> Task instructions
Find "Design a 607" in the records that follow; print that line and each subsequent line through the last one, verbatim and with nothing added.

> Records for this exercise
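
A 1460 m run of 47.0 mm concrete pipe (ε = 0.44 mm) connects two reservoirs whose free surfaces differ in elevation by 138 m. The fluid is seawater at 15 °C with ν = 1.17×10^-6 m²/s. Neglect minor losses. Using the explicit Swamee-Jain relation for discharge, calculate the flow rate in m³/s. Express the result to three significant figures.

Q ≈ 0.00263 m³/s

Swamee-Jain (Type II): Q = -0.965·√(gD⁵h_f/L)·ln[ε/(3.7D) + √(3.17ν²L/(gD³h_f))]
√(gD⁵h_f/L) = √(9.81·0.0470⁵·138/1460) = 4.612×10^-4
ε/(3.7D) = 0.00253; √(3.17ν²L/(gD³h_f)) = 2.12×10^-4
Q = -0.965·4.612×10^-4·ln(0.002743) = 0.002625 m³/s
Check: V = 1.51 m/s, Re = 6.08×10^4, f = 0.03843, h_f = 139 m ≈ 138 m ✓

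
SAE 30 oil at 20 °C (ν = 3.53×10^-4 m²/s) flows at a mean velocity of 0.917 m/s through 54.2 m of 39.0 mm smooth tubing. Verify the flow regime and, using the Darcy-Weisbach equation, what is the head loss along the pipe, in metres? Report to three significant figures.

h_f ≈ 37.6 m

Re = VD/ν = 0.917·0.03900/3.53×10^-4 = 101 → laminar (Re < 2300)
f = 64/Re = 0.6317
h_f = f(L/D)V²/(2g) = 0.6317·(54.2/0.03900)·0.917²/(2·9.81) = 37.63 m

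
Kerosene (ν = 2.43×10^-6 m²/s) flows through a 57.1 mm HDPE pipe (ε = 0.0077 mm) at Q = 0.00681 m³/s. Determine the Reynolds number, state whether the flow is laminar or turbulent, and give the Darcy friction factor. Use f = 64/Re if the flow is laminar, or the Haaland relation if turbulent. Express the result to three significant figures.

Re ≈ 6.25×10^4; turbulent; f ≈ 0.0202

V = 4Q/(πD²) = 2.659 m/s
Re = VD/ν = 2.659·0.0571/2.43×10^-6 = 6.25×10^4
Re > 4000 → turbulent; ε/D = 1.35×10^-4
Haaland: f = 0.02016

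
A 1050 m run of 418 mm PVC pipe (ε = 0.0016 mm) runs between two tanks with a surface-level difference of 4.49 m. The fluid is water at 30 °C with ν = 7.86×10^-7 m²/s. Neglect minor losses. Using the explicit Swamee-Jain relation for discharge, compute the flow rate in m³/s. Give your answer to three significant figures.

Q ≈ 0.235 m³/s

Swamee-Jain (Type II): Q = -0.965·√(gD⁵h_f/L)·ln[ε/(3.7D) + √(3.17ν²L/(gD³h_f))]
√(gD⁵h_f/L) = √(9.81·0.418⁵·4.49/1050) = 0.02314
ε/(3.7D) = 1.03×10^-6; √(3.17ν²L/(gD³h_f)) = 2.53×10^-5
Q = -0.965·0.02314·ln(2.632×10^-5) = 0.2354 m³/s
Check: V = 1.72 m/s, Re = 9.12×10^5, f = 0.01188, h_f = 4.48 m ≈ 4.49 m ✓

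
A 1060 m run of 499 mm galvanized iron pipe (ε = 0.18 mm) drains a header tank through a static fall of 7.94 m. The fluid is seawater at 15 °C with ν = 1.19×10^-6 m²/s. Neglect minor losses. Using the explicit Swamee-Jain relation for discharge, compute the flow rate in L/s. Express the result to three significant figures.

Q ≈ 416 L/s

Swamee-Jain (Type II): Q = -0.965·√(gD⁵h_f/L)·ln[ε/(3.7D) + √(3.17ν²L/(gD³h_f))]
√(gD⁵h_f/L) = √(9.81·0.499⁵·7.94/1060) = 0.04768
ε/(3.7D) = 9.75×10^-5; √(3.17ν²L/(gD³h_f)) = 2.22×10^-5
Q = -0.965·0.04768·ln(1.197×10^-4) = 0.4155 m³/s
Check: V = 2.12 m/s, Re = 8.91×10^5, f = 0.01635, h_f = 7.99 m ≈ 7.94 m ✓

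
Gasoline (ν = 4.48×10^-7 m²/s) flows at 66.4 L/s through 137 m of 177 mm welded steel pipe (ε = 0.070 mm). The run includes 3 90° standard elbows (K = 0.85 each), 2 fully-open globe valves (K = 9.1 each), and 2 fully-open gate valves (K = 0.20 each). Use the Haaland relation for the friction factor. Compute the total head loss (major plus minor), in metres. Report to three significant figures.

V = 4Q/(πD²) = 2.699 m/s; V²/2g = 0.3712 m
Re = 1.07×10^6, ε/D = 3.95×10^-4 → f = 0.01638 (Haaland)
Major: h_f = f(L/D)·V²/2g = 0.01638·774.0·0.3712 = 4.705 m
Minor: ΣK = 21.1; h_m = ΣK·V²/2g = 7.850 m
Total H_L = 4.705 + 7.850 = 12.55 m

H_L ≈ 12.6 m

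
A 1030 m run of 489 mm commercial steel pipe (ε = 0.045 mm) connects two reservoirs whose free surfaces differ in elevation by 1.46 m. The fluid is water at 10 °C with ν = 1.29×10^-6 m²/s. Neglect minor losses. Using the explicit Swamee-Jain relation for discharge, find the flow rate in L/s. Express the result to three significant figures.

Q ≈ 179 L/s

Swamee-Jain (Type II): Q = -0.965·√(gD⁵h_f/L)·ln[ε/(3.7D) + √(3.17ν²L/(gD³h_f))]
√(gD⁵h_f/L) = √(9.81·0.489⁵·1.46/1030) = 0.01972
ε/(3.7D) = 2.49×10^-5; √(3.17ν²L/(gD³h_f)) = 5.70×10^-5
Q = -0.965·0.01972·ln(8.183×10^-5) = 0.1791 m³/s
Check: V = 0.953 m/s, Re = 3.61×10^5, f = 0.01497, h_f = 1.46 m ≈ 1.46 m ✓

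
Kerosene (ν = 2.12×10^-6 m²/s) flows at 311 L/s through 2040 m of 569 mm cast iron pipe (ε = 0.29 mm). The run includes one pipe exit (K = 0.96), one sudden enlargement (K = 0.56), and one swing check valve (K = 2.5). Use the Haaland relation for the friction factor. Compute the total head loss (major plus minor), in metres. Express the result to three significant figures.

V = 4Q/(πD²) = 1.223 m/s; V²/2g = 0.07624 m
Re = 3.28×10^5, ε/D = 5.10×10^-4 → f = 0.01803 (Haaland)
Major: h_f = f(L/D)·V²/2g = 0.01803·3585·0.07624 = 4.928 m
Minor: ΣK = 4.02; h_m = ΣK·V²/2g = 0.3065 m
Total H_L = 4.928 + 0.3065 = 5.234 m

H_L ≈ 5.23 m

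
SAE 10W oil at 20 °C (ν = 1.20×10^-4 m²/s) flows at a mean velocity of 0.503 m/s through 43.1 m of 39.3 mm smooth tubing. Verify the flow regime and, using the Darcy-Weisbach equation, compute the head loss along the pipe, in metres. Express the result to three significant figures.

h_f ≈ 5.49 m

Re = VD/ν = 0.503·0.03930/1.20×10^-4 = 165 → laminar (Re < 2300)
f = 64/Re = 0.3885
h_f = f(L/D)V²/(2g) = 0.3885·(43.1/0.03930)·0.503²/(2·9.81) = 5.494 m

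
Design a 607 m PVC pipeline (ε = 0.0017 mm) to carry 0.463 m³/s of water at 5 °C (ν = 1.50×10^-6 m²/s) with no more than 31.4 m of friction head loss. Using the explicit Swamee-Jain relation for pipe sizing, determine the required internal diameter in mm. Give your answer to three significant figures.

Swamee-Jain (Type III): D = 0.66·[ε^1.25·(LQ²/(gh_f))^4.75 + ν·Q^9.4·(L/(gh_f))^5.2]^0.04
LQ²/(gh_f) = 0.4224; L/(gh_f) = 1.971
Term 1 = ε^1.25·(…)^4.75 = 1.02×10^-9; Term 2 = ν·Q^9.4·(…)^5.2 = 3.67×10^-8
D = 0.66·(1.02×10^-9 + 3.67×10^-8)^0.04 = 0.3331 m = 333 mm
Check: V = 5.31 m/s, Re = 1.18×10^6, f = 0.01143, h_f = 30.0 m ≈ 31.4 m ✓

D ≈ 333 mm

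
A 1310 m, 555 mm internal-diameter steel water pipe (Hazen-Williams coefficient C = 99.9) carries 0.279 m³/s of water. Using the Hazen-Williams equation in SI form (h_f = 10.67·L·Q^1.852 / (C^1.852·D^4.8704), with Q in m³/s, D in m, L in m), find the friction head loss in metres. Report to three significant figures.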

> Task response
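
Design a 607 m PVC pipeline (ε = 0.0017 mm) to carry 0.463 m³/s of water at 5 °C (ν = 1.50×10^-6 m²/s) with no more than 31.4 m of friction head loss. Using the explicit Swamee-Jain relation for pipe sizing, determine the required internal diameter in mm. Give your answer to three significant figures.

Swamee-Jain (Type III): D = 0.66·[ε^1.25·(LQ²/(gh_f))^4.75 + ν·Q^9.4·(L/(gh_f))^5.2]^0.04
LQ²/(gh_f) = 0.4224; L/(gh_f) = 1.971
Term 1 = ε^1.25·(…)^4.75 = 1.02×10^-9; Term 2 = ν·Q^9.4·(…)^5.2 = 3.67×10^-8
D = 0.66·(1.02×10^-9 + 3.67×10^-8)^0.04 = 0.3331 m = 333 mm
Check: V = 5.31 m/s, Re = 1.18×10^6, f = 0.01143, h_f = 30.0 m ≈ 31.4 m ✓

D ≈ 333 mm

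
A 1310 m, 555 mm internal-diameter steel water pipe (Hazen-Williams coefficient C = 99.9) carries 0.279 m³/s of water. Using the Hazen-Williams equation in SI form (h_f = 10.67·L·Q^1.852 / (C^1.852·D^4.8704), with Q in m³/s, D in m, L in m), find the friction head loss in metres. Report to three significant figures.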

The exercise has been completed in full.